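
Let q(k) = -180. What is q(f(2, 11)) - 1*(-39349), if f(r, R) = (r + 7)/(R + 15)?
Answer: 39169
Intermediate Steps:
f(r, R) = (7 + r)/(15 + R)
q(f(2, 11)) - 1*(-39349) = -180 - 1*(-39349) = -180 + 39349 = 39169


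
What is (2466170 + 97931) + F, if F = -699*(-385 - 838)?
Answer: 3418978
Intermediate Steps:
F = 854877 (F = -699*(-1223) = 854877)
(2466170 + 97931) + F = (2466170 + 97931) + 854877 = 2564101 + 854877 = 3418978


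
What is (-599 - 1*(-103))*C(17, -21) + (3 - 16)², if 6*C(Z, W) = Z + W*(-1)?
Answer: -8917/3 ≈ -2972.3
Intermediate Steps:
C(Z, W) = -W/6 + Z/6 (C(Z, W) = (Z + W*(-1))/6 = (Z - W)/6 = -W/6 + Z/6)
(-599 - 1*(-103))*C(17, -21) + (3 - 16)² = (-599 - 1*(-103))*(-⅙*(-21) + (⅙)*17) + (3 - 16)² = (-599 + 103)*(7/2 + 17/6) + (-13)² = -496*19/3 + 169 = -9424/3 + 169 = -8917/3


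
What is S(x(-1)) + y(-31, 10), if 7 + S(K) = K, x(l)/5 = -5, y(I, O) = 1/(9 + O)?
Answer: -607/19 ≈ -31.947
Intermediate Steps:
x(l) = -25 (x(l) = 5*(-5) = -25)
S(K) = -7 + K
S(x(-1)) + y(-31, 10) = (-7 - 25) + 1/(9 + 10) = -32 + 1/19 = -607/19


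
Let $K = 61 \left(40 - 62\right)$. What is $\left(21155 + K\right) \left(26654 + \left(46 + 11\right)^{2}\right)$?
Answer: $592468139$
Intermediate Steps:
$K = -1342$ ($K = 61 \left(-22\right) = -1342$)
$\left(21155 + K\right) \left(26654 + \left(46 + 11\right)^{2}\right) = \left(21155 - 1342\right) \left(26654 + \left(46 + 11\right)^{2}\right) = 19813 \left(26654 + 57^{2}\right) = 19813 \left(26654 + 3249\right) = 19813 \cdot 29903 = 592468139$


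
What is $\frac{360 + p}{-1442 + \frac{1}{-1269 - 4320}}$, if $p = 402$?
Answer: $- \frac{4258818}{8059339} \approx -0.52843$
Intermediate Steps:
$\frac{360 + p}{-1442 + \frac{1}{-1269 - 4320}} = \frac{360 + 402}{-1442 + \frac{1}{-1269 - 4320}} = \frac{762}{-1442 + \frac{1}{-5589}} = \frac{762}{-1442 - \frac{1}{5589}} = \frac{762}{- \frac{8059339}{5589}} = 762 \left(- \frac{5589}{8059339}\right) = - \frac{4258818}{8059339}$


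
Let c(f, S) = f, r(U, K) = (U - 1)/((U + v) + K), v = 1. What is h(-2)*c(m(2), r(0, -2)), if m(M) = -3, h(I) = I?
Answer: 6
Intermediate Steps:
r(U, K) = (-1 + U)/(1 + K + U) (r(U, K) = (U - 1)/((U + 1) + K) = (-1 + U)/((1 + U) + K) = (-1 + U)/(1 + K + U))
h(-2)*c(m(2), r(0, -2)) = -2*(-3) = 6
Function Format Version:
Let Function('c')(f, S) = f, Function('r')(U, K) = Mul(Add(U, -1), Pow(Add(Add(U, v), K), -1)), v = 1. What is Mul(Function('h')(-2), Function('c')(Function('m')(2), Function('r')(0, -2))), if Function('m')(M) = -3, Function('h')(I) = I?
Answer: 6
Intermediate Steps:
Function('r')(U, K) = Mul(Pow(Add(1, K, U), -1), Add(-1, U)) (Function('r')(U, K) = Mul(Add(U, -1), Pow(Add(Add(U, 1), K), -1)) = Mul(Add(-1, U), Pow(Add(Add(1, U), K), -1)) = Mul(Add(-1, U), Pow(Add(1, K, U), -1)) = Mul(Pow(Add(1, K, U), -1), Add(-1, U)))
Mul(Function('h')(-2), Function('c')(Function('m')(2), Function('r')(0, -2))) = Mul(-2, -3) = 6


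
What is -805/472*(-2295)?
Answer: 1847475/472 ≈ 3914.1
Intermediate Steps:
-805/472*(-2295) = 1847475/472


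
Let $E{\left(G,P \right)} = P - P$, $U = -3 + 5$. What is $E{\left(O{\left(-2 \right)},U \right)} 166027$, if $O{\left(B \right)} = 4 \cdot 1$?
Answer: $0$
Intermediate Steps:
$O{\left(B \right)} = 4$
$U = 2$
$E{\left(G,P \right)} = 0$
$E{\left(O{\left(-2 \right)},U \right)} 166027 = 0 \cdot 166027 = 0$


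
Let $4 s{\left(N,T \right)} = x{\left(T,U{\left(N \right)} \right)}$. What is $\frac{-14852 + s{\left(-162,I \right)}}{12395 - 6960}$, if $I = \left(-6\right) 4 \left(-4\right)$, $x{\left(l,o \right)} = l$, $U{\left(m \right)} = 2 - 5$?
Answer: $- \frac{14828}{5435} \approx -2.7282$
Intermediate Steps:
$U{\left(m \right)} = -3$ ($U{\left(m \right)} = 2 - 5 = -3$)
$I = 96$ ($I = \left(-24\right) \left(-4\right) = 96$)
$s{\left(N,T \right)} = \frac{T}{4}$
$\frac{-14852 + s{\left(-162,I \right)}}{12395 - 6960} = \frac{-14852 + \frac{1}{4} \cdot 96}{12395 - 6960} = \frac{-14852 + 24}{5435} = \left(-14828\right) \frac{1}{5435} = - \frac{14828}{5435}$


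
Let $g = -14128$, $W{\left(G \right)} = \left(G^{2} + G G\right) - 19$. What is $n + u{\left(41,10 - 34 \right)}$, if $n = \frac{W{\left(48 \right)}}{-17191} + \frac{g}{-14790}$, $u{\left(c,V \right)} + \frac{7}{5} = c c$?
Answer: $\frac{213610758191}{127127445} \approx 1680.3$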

**Exercise requirements:** Every line that holds the string "Answer" must be copied from the records above.

**Result of the task:**
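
Answer: 39169
Answer: 3418978
Answer: -8917/3 ≈ -2972.3
Answer: -607/19 ≈ -31.947
Answer: $592468139$
Answer: $- \frac{4258818}{8059339} \approx -0.52843$
Answer: 6
Answer: 6
Answer: 1847475/472 ≈ 3914.1
Answer: $0$
Answer: $- \frac{14828}{5435} \approx -2.7282$
Answer: $\frac{213610758191}{127127445} \approx 1680.3$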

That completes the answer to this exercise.